■ HOW TO COMPLETE THIS TASK ■
For this listing, the lines between the one holding "Room constant R" and the one holding "5 sound sources", inclusive, must be set down exactly.

═══ INPUT DATA ═══

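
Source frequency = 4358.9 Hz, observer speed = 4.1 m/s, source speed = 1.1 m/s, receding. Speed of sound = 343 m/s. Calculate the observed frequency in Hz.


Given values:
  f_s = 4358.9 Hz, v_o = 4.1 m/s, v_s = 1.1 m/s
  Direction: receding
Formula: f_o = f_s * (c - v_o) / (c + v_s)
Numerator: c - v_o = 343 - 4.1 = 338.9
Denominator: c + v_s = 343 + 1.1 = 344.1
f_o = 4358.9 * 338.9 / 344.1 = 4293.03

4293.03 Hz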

═══
═══ INPUT DATA ═══

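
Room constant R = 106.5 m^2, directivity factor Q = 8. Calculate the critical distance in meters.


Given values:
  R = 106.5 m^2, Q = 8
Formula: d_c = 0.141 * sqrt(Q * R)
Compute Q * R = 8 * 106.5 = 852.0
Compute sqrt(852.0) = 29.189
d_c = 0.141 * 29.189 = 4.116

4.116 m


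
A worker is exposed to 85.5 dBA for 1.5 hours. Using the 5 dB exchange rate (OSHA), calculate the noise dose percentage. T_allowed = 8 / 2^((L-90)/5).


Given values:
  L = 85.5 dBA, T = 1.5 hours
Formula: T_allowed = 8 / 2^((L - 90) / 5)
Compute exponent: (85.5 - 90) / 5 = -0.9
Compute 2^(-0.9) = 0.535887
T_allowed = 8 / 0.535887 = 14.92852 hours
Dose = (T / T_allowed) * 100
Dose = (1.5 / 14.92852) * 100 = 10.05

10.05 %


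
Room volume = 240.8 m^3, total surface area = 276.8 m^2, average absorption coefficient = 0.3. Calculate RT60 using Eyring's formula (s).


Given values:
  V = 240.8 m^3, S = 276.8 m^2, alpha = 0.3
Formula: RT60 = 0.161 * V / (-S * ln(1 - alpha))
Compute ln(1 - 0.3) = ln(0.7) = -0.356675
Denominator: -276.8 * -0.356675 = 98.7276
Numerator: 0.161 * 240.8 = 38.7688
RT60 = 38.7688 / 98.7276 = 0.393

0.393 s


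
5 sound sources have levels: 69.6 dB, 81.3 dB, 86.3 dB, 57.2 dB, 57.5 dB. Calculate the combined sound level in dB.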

═══
═══ INPUT DATA ═══

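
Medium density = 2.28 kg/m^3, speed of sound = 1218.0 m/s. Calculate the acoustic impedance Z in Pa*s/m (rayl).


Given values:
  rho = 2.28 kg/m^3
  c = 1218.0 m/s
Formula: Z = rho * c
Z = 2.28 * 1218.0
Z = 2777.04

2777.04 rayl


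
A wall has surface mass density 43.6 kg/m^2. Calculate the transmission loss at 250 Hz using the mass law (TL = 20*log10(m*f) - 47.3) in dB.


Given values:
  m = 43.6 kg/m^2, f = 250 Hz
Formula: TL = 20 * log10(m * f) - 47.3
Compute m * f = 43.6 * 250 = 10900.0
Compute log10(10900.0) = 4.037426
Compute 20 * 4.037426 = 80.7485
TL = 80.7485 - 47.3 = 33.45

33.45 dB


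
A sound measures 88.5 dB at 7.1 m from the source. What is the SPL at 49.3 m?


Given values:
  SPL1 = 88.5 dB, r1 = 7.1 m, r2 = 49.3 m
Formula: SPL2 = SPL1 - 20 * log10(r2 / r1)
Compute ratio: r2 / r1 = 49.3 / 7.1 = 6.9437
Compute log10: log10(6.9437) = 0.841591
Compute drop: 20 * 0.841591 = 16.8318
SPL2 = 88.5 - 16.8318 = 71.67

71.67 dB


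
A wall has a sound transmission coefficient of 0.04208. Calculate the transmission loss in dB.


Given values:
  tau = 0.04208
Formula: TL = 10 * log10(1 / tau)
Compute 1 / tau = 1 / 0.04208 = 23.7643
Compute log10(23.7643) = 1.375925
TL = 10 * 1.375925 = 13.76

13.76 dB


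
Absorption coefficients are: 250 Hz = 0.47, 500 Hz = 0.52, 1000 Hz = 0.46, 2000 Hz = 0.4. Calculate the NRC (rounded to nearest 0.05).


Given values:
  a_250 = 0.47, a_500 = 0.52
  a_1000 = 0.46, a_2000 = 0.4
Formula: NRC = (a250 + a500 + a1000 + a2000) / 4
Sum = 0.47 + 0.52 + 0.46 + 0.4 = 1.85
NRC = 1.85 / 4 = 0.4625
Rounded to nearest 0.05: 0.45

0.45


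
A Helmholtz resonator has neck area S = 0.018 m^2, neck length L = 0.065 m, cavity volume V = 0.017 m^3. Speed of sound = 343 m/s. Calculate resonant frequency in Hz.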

═══

■ REPLY ■
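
Room constant R = 106.5 m^2, directivity factor Q = 8. Calculate the critical distance in meters.


Given values:
  R = 106.5 m^2, Q = 8
Formula: d_c = 0.141 * sqrt(Q * R)
Compute Q * R = 8 * 106.5 = 852.0
Compute sqrt(852.0) = 29.189
d_c = 0.141 * 29.189 = 4.116

4.116 m


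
A worker is exposed to 85.5 dBA for 1.5 hours. Using the 5 dB exchange rate (OSHA), calculate the noise dose percentage. T_allowed = 8 / 2^((L-90)/5).


Given values:
  L = 85.5 dBA, T = 1.5 hours
Formula: T_allowed = 8 / 2^((L - 90) / 5)
Compute exponent: (85.5 - 90) / 5 = -0.9
Compute 2^(-0.9) = 0.535887
T_allowed = 8 / 0.535887 = 14.92852 hours
Dose = (T / T_allowed) * 100
Dose = (1.5 / 14.92852) * 100 = 10.05

10.05 %


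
Room volume = 240.8 m^3, total surface area = 276.8 m^2, average absorption coefficient = 0.3. Calculate RT60 using Eyring's formula (s).


Given values:
  V = 240.8 m^3, S = 276.8 m^2, alpha = 0.3
Formula: RT60 = 0.161 * V / (-S * ln(1 - alpha))
Compute ln(1 - 0.3) = ln(0.7) = -0.356675
Denominator: -276.8 * -0.356675 = 98.7276
Numerator: 0.161 * 240.8 = 38.7688
RT60 = 38.7688 / 98.7276 = 0.393

0.393 s


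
5 sound sources have levels: 69.6 dB, 81.3 dB, 86.3 dB, 57.2 dB, 57.5 dB. Calculate the combined sound level in dB.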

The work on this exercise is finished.